— Exercise details —
The lines below that include the word "interleave" are to be reported.

(Saved entries)
______________________________

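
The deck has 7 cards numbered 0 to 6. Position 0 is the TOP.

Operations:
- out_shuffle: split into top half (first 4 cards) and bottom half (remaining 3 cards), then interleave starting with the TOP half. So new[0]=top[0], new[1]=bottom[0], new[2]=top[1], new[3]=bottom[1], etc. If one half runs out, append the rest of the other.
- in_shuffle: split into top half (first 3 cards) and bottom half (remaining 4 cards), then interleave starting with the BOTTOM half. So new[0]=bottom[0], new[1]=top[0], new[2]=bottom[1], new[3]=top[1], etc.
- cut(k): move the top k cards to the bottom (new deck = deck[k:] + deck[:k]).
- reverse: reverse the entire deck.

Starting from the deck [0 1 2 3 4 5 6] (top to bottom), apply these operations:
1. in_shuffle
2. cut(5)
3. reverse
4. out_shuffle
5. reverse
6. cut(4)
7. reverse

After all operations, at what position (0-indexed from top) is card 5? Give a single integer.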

______________________________

— Completed task —
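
- out_shuffle: split into top half (first 4 cards) and bottom half (remaining 3 cards), then interleave starting with the TOP half. So new[0]=top[0], new[1]=bottom[0], new[2]=top[1], new[3]=bottom[1], etc. If one half runs out, append the rest of the other.
- in_shuffle: split into top half (first 3 cards) and bottom half (remaining 4 cards), then interleave starting with the BOTTOM half. So new[0]=bottom[0], new[1]=top[0], new[2]=bottom[1], new[3]=top[1], etc.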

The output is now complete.